#### [Work request]
Copy every entry exactly.

#### [Data provided]
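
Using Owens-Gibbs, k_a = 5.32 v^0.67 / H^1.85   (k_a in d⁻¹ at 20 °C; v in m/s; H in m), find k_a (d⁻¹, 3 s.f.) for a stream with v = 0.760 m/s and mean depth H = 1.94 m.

k_a = 5.32 × 0.760^0.67 / 1.94^1.85 = 5.32 × 0.8320 / 3.407 = 1.299 d⁻¹.

k_a ≈ 1.30 d⁻¹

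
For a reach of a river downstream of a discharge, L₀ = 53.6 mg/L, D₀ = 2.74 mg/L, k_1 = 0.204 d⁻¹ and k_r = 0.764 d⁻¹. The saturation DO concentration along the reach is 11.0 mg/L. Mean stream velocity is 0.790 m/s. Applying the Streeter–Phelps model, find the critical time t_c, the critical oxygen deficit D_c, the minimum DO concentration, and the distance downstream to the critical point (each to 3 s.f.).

t_c ≈ 2.09 d; D_c ≈ 9.35 mg/L; min DO ≈ 1.65 mg/L; x_c ≈ 143 km

At the critical point dD/dt = 0, so k_1 L₀ e^(−k_1 t) = k_r D. Substituting D(t) from the Streeter–Phelps equation and solving for t gives
t_c = ln[(k_r/k_1)(1 − D₀(k_r−k_1)/(k_1 L₀))] / (k_r−k_1).
Here k_r−k_1 = 0.5600 d⁻¹ and 1 − D₀(k_r−k_1)/(k_1 L₀) = 1 − 2.74×0.5600/(0.204×53.6) = 0.8597, so
t_c = ln(3.745 × 0.8597) / 0.5600 = 1.169 / 0.5600 = 2.088 d.
D_c = (k_1/k_r) L₀ e^(−k_1 t_c) = (0.204/0.764) × 53.6 × e^(−0.204×2.088) = 0.2670 × 53.6 × 0.6532 = 9.348 mg/L.
Minimum DO = C_s − D_c = 11.0 − 9.348 = 1.652 mg/L.
x_c = v t_c = 0.790 m/s × 2.088 d × 86400 s/d = 142500 m ≈ 143 km.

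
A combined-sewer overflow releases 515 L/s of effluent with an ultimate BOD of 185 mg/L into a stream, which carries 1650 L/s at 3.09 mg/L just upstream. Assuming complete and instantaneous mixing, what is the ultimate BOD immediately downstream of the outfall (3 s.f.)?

46.4 mg/L

Flow-weighted mixing: C = (Q_r C_r + Q_w C_w)/(Q_r + Q_w)
= (1650×3.09 + 515×185)/(1650 + 515) = 100400/2165 = 46.36 mg/L.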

#### [Completed exercise]
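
Using Owens-Gibbs, k_a = 5.32 v^0.67 / H^1.85   (k_a in d⁻¹ at 20 °C; v in m/s; H in m), find k_a (d⁻¹, 3 s.f.) for a stream with v = 0.760 m/s and mean depth H = 1.94 m.

k_a = 5.32 × 0.760^0.67 / 1.94^1.85 = 5.32 × 0.8320 / 3.407 = 1.299 d⁻¹.

k_a ≈ 1.30 d⁻¹

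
For a reach of a river downstream of a discharge, L₀ = 53.6 mg/L, D₀ = 2.74 mg/L, k_1 = 0.204 d⁻¹ and k_r = 0.764 d⁻¹. The saturation DO concentration along the reach is 11.0 mg/L. Mean stream velocity is 0.790 m/s. Applying the Streeter–Phelps model, find the critical time t_c, the critical oxygen deficit D_c, the minimum DO concentration, and the distance downstream to the critical point (each to 3 s.f.).

t_c ≈ 2.09 d; D_c ≈ 9.35 mg/L; min DO ≈ 1.65 mg/L; x_c ≈ 143 km

At the critical point dD/dt = 0, so k_1 L₀ e^(−k_1 t) = k_r D. Substituting D(t) from the Streeter–Phelps equation and solving for t gives
t_c = ln[(k_r/k_1)(1 − D₀(k_r−k_1)/(k_1 L₀))] / (k_r−k_1).
Here k_r−k_1 = 0.5600 d⁻¹ and 1 − D₀(k_r−k_1)/(k_1 L₀) = 1 − 2.74×0.5600/(0.204×53.6) = 0.8597, so
t_c = ln(3.745 × 0.8597) / 0.5600 = 1.169 / 0.5600 = 2.088 d.
D_c = (k_1/k_r) L₀ e^(−k_1 t_c) = (0.204/0.764) × 53.6 × e^(−0.204×2.088) = 0.2670 × 53.6 × 0.6532 = 9.348 mg/L.
Minimum DO = C_s − D_c = 11.0 − 9.348 = 1.652 mg/L.
x_c = v t_c = 0.790 m/s × 2.088 d × 86400 s/d = 142500 m ≈ 143 km.

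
A combined-sewer overflow releases 515 L/s of effluent with an ultimate BOD of 185 mg/L into a stream, which carries 1650 L/s at 3.09 mg/L just upstream. Assuming complete and instantaneous mixing, what is the ultimate BOD immediately downstream of the outfall (3 s.f.)?

46.4 mg/L

Flow-weighted mixing: C = (Q_r C_r + Q_w C_w)/(Q_r + Q_w)
= (1650×3.09 + 515×185)/(1650 + 515) = 100400/2165 = 46.36 mg/L.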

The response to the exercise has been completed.